### TASK OBJECTIVE
What are the lines from the one containing "Find the greatest" through the end of the listing below? Return them exactly, and only them.

### DATA PROVIDED
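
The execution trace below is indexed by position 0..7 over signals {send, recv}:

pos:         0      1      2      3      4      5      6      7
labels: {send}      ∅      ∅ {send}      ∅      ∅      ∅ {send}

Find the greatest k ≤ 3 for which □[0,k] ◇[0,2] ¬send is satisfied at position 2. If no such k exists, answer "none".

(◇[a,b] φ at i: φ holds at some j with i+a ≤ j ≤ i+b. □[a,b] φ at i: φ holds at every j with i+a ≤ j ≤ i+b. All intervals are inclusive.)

3

◇[0,2] ¬send must hold from j=2 onward; find where it first fails.
  j=2: holds
  j=3: holds
  j=4: holds
  j=5: holds
Holds through j=5; largest k = 3.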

### PROBLEM SOLUTION
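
Find the greatest k ≤ 3 for which □[0,k] ◇[0,2] ¬send is satisfied at position 2. If no such k exists, answer "none".

(◇[a,b] φ at i: φ holds at some j with i+a ≤ j ≤ i+b. □[a,b] φ at i: φ holds at every j with i+a ≤ j ≤ i+b. All intervals are inclusive.)

3

◇[0,2] ¬send must hold from j=2 onward; find where it first fails.
  j=2: holds
  j=3: holds
  j=4: holds
  j=5: holds
Holds through j=5; largest k = 3.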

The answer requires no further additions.